* [WHAT TO DO]: Search the entries below for "daylight" and copy each matching line.

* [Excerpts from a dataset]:
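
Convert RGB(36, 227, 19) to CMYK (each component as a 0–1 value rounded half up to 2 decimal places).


R'=36/255≈0.1412, G'=227/255≈0.8902, B'=19/255≈0.0745
K = 1 - max(R',G',B') = 1 - 227/255 = 28/255 = 0.10980… → 0.11
(1-R'-K)/(1-K) simplifies to (max-R)/max with max = 227:
C = (227-36)/227 = 191/227 = 0.84140… → 0.84
M = (227-227)/227 = 0/227 = 0 → 0.00
Y = (227-19)/227 = 208/227 = 0.91629… → 0.92
= CMYK(0.84, 0.00, 0.92, 0.11)


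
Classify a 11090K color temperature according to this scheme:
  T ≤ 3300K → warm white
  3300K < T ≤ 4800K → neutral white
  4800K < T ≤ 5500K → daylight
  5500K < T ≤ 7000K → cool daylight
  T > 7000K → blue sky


Temperature: 11090K
11090K > 7000K → blue sky
Classification: blue sky


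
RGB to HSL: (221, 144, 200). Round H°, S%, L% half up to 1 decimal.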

* [OUTPUT OF THE TASK]:
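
  4800K < T ≤ 5500K → daylight
  5500K < T ≤ 7000K → cool daylight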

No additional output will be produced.